**The problem:** Print the records below exactly; all of them are needed.

Collected data:
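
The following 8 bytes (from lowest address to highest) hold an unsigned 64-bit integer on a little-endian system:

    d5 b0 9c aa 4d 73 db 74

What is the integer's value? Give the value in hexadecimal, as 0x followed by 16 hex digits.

Little-endian: lowest address holds the least-significant byte.
Reassemble most-significant byte first: 74 DB 73 4D AA 9C B0 D5 → 0x74DB734DAA9CB0D5.

0x74DB734DAA9CB0D5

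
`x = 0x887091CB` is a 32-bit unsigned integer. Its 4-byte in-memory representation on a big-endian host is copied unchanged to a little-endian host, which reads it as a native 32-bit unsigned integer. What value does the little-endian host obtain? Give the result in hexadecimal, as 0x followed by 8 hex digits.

0xCB917088

Stored big-endian, the bytes at ascending addresses are 88 70 91 CB.
Read back as little-endian, the first byte is least significant, giving 0xCB917088.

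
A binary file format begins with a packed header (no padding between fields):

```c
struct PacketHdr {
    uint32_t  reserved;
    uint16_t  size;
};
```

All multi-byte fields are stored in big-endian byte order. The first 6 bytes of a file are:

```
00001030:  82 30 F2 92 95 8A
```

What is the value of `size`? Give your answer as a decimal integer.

`size` follows `reserved` (4 bytes), so it starts at byte offset 4 and occupies 2 bytes.
Bytes at offsets 4..5: 95 8A.
In big-endian order the high byte comes first in memory.
The bytes are already most-significant first: 0x958A.
0x958A = 38282.

38282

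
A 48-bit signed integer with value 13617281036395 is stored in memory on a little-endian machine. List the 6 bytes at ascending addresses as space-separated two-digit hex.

6B F0 32 85 62 0C

13617281036395 in hexadecimal, padded to 48 bits, is 0x0C628532F06B.
Split into bytes (most-significant first): 0C 62 85 32 F0 6B.
In little-endian order the low byte comes first in memory.
So at ascending addresses the bytes are 6B F0 32 85 62 0C.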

**Written response:**
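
The following 8 bytes (from lowest address to highest) hold an unsigned 64-bit integer on a little-endian system:

    d5 b0 9c aa 4d 73 db 74

What is the integer's value? Give the value in hexadecimal, as 0x followed by 16 hex digits.

Little-endian: lowest address holds the least-significant byte.
Reassemble most-significant byte first: 74 DB 73 4D AA 9C B0 D5 → 0x74DB734DAA9CB0D5.

0x74DB734DAA9CB0D5

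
`x = 0x887091CB` is a 32-bit unsigned integer. Its 4-byte in-memory representation on a big-endian host is copied unchanged to a little-endian host, which reads it as a native 32-bit unsigned integer. What value does the little-endian host obtain? Give the result in hexadecimal, as 0x followed by 8 hex digits.

0xCB917088

Stored big-endian, the bytes at ascending addresses are 88 70 91 CB.
Read back as little-endian, the first byte is least significant, giving 0xCB917088.

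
A binary file format begins with a packed header (no padding between fields):

```c
struct PacketHdr {
    uint32_t  reserved;
    uint16_t  size;
};
```

All multi-byte fields are stored in big-endian byte order. The first 6 bytes of a file are:

```
00001030:  82 30 F2 92 95 8A
```

What is the value of `size`? Give your answer as a decimal integer.

`size` follows `reserved` (4 bytes), so it starts at byte offset 4 and occupies 2 bytes.
Bytes at offsets 4..5: 95 8A.
In big-endian order the high byte comes first in memory.
The bytes are already most-significant first: 0x958A.
0x958A = 38282.

38282

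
A 48-bit signed integer with value 13617281036395 is stored in memory on a little-endian machine. List the 6 bytes at ascending addresses as space-separated two-digit hex.

6B F0 32 85 62 0C

13617281036395 in hexadecimal, padded to 48 bits, is 0x0C628532F06B.
Split into bytes (most-significant first): 0C 62 85 32 F0 6B.
In little-endian order the low byte comes first in memory.
So at ascending addresses the bytes are 6B F0 32 85 62 0C.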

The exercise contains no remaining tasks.